* **Activity**
Copy out the entries exactly, from the first line to the last.

* **Data shown**
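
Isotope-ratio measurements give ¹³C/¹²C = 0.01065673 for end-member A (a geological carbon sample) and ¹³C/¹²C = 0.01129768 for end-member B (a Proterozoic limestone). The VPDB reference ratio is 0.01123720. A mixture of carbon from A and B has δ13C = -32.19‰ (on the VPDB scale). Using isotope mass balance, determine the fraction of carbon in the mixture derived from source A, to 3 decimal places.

0.659

δ_A = (0.01065673/0.01123720 − 1)×1000 = (0.948344 − 1)×1000 = -51.656‰
δ_B = (0.01129768/0.01123720 − 1)×1000 = (1.005382 − 1)×1000 = 5.382‰
f_A = (δ_mix − δ_B)/(δ_A − δ_B) = (-32.19 − (5.382))/(-51.656 − (5.382))
f_A = -37.572 / -57.038 = 0.6587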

* **Task response**
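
Isotope-ratio measurements give ¹³C/¹²C = 0.01065673 for end-member A (a geological carbon sample) and ¹³C/¹²C = 0.01129768 for end-member B (a Proterozoic limestone). The VPDB reference ratio is 0.01123720. A mixture of carbon from A and B has δ13C = -32.19‰ (on the VPDB scale). Using isotope mass balance, determine the fraction of carbon in the mixture derived from source A, to 3 decimal places.

0.659

δ_A = (0.01065673/0.01123720 − 1)×1000 = (0.948344 − 1)×1000 = -51.656‰
δ_B = (0.01129768/0.01123720 − 1)×1000 = (1.005382 − 1)×1000 = 5.382‰
f_A = (δ_mix − δ_B)/(δ_A − δ_B) = (-32.19 − (5.382))/(-51.656 − (5.382))
f_A = -37.572 / -57.038 = 0.6587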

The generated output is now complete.